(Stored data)

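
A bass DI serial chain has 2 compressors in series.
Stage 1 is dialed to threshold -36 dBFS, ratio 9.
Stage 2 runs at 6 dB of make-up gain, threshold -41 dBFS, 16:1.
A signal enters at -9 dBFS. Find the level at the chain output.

-34.5 dBFS

Stage 1: 27 dB above -36 dBFS, reduced 9:1 to 3 dB above → -33 dBFS.
Stage 2: -33 dBFS is 8 dB over -41 dBFS; at 16:1 that becomes 0.5 dB over, giving -40.5 dBFS; +6 dB make-up → -34.5 dBFS.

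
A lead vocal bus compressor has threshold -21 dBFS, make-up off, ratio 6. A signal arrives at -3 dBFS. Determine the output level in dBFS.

-18 dBFS

Overshoot: -3 − (-21) = 18 dB.
The 18 dB excess becomes 3 dB after 6:1 reduction.
That puts the output at -18 dBFS.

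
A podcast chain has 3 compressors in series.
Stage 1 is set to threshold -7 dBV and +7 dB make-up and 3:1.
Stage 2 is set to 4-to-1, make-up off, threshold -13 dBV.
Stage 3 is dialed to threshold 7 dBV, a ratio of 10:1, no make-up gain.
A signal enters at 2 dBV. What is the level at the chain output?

-9 dBV

Stage 1: 9 dB above -7 dBV, reduced 3:1 to 3 dB above → -4 dBV; +7 dB make-up → 3 dBV.
Stage 2: overshoot 16 dB → 16/4 = 4 dB → -9 dBV.
Stage 3: below threshold (-9 ≤ 7); passes unchanged; output -9 dBV.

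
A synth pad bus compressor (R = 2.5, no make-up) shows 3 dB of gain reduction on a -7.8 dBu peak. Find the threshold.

-12.8 dBu

Input is 5 dB above T (since output overshoot × R = input overshoot: (-10.8 − T)·2.5 = -7.8 − T gives T = -12.8 dBu).
Check: -12.8 + (-7.8 − (-12.8))/2.5 = -12.8 + 2 = -10.8 dBu. ✓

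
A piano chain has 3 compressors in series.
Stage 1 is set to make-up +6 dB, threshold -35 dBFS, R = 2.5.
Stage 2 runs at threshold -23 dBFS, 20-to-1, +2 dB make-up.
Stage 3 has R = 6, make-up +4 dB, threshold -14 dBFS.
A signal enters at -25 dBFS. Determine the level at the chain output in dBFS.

Stage 1: 10 dB above -35 dBFS, reduced 2.5:1 to 4 dB above → -31 dBFS; +6 dB make-up → -25 dBFS.
Stage 2: below threshold (-25 ≤ -23); passes unchanged; make-up brings it to -23 dBFS.
Stage 3: -23 dBFS ≤ -14 dBFS, so stage 3 doesn't engage; make-up brings it to -19 dBFS.

-19 dBFS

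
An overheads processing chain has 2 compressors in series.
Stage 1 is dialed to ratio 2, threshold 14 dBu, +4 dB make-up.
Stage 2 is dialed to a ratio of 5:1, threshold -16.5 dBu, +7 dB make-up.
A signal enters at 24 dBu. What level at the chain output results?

Stage 1: 24 dBu is 10 dB over 14 dBu; at 2:1 that becomes 5 dB over, giving 19 dBu; +4 dB make-up → 23 dBu.
Stage 2: 39.5 dB above -16.5 dBu, reduced 5:1 to 7.9 dB above → -8.6 dBu; +7 dB make-up → -1.6 dBu.

-1.6 dBu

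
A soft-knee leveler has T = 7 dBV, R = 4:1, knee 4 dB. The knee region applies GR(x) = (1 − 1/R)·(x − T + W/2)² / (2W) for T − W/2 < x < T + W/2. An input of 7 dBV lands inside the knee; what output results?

x − T + W/2 = 7 − 7 + 2 = 2.
GR = (1 − 1/4) × 2² / 8 = 0.75 × 4 / 8 = 0.375 dB.
Output = 7 − 0.375 = 6.625 dBV.

6.625 dBV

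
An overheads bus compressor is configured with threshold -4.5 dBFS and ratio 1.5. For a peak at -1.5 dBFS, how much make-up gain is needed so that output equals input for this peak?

1 dB

Overshoot 3 dB → 3/1.5 = 2 dB after compression, so the compressed level is -4.5 + 2 = -2.5 dBFS.
Make-up = target − compressed = -1.5 − (-2.5) = 1 dB.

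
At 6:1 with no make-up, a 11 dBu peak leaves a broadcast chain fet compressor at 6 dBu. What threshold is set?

Let T be the threshold. Output overshoot = (input overshoot)/R, so 6 − T = (11 − T)/6.
6·(6 − T) = 11 − T → 5·T = 36 − 11 = 25.
T = 25/5 = 5 dBu.

5 dBu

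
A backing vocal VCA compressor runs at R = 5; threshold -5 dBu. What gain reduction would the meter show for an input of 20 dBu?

20 dBu exceeds the threshold by 25 dB.
At 5:1, output sits 25/5 = 5 dB above threshold.
So the signal is attenuated by 25 − 5 = 20 dB.

20 dB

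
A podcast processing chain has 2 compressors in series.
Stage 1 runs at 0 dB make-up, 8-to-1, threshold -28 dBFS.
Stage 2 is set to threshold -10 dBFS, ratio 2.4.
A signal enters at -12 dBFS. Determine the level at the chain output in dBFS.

-26 dBFS

Stage 1: 16 dB above -28 dBFS, reduced 8:1 to 2 dB above → -26 dBFS.
Stage 2: -26 dBFS ≤ -10 dBFS, so stage 2 doesn't engage; output -26 dBFS.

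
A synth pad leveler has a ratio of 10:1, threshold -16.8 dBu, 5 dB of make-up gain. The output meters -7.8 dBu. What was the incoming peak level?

23.2 dBu

Before make-up, the level was -7.8 − 5 = -12.8 dBu.
Post-compression overshoot = -12.8 − (-16.8) = 4 dB.
Before 10:1 compression the overshoot was 4 × 10 = 40 dB, so input = -16.8 + 40 = 23.2 dBu.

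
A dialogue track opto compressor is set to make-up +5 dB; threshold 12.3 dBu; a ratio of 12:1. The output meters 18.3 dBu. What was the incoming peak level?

Remove make-up: 18.3 − 5 = 13.3 dBu.
That's 1 dB above the 12.3 dBu threshold.
Undo the ratio: input overshoot = 1 × 12 = 12 dB, giving input = 24.3 dBu.

24.3 dBu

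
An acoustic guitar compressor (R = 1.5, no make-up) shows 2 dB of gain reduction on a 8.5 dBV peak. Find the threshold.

Let T be the threshold. Output overshoot = (input overshoot)/R, so 6.5 − T = (8.5 − T)/1.5.
1.5·(6.5 − T) = 8.5 − T → 0.5·T = 9.75 − 8.5 = 1.25.
T = 1.25/0.5 = 2.5 dBV.

2.5 dBV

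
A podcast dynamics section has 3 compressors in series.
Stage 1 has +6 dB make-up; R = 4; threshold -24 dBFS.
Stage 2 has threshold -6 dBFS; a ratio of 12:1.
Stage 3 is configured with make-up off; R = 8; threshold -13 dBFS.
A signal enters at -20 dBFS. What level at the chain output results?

-17 dBFS

Stage 1: -20 dBFS is 4 dB over -24 dBFS; at 4:1 that becomes 1 dB over, giving -23 dBFS; +6 dB make-up → -17 dBFS.
Stage 2: -17 dBFS is at or below the -6 dBFS threshold — no compression; output -17 dBFS.
Stage 3: below threshold (-17 ≤ -13); passes unchanged; output -17 dBFS.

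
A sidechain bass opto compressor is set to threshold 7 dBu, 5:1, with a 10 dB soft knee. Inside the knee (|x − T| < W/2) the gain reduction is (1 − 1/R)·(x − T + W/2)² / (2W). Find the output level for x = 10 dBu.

7.44 dBu

x − T + W/2 = 10 − 7 + 5 = 8.
GR = (1 − 1/5) × 8² / 20 = 0.8 × 64 / 20 = 2.56 dB.
Output = 10 − 2.56 = 7.44 dBu.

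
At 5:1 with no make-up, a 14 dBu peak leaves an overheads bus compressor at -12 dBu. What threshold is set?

-18.5 dBu

Input is 32.5 dB above T (since output overshoot × R = input overshoot: (-12 − T)·5 = 14 − T gives T = -18.5 dBu).
Check: -18.5 + (14 − (-18.5))/5 = -18.5 + 6.5 = -12 dBu. ✓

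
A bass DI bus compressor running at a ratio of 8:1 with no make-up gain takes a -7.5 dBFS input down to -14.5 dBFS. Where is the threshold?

Input is 8 dB above T (since output overshoot × R = input overshoot: (-14.5 − T)·8 = -7.5 − T gives T = -15.5 dBFS).
Check: -15.5 + (-7.5 − (-15.5))/8 = -15.5 + 1 = -14.5 dBFS. ✓

-15.5 dBFS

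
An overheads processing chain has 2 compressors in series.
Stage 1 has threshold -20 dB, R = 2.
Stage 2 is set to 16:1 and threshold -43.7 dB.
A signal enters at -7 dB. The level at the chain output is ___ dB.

Stage 1: -7 dB is 13 dB over -20 dB; at 2:1 that becomes 6.5 dB over, giving -13.5 dB.
Stage 2: -13.5 dB is 30.2 dB over -43.7 dB; at 16:1 that becomes 1.8875 dB over, giving -41.8125 dB.

-41.8125 dB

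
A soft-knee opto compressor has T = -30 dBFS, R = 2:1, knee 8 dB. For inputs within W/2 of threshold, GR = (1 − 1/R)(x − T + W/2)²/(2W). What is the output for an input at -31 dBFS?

-31.28125 dBFS

x − T + W/2 = -31 − (-30) + 4 = 3.
GR = (1 − 1/2) × 3² / 16 = 0.5 × 9 / 16 = 0.28125 dB.
Output = -31 − 0.28125 = -31.28125 dBFS.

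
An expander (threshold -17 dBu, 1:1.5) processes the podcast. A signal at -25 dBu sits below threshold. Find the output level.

Undershoot = (-17) − (-25) = 8 dB.
At 1:1.5, that expands to 12 dB under threshold.
Output = -17 − 12 = -29 dBu.

-29 dBu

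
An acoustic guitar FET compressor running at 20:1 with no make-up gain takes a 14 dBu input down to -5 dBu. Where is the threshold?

Gain reduction = 14 − (-5) = 19 dB; output overshoot = GR / (R − 1) = 19 / 19 = 1 dB.
Threshold = output − output overshoot = -5 − 1 = -6 dBu.

-6 dBu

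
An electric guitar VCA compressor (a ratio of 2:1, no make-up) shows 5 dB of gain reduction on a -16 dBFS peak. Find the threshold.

Gain reduction = -16 − (-21) = 5 dB; output overshoot = GR / (R − 1) = 5 / 1 = 5 dB.
Threshold = output − output overshoot = -21 − 5 = -26 dBFS.

-26 dBFS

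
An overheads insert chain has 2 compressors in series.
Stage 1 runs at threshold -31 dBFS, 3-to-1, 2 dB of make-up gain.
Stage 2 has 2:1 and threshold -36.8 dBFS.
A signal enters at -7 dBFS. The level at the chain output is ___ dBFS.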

> **Action item**:
When you find a line in the records that contains the word "series", copy it.

> **Response to the exercise**:
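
A bass DI serial chain has 2 compressors in series.
A podcast chain has 3 compressors in series.
A piano chain has 3 compressors in series.
An overheads processing chain has 2 compressors in series.
A podcast processing chain has 2 compressors in series.
A podcast dynamics section has 3 compressors in series.
An overheads processing chain has 2 compressors in series.
An overheads insert chain has 2 compressors in series.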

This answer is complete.